--- Directions ---
Please give a word-for-word repeat of the line containing "Atmospheric HCFC-22 increases" and all lines that come after it in the entries below, ending at the last line.

[Entries taken from a collection]
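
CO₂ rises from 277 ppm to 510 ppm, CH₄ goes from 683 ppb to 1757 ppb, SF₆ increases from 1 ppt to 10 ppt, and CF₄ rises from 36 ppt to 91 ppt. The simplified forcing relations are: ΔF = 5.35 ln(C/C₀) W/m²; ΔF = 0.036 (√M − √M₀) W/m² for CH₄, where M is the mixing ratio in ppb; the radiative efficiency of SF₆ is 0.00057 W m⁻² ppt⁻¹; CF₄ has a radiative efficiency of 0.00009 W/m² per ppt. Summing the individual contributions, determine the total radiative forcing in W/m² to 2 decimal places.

ΔF = 3.84 W/m²

CO₂: 5.35 × ln(510/277) = 5.35 × ln(1.84116) = 5.35 × 0.61040 = 3.2656 W/m².
CH₄: 0.036 × (√1757 − √683) = 0.036 × (41.9166 − 26.1343) = 0.036 × 15.7823 = 0.5682 W/m².
SF₆: ΔF = 0.00057 × (10 − 1) = 0.00057 × 9 = 0.0051 W/m².
CF₄: ΔF = 0.00009 × (91 − 36) = 0.00009 × 55 = 0.0050 W/m².
Total ΔF = 3.2656 + 0.5682 + 0.0051 + 0.0050 = 3.8439 W/m².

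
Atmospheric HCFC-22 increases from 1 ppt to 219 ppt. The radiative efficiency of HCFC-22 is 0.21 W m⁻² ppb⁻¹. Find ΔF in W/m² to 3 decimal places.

HCFC-22: Δ = 219 − 1 = 218 ppt = 0.218 ppb; ΔF = 0.21 × 0.218 = 0.0458 W/m².

ΔF = 0.046 W/m²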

--- Solved exercise ---
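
Atmospheric HCFC-22 increases from 1 ppt to 219 ppt. The radiative efficiency of HCFC-22 is 0.21 W m⁻² ppb⁻¹. Find ΔF in W/m² to 3 decimal places.

HCFC-22: Δ = 219 − 1 = 218 ppt = 0.218 ppb; ΔF = 0.21 × 0.218 = 0.0458 W/m².

ΔF = 0.046 W/m²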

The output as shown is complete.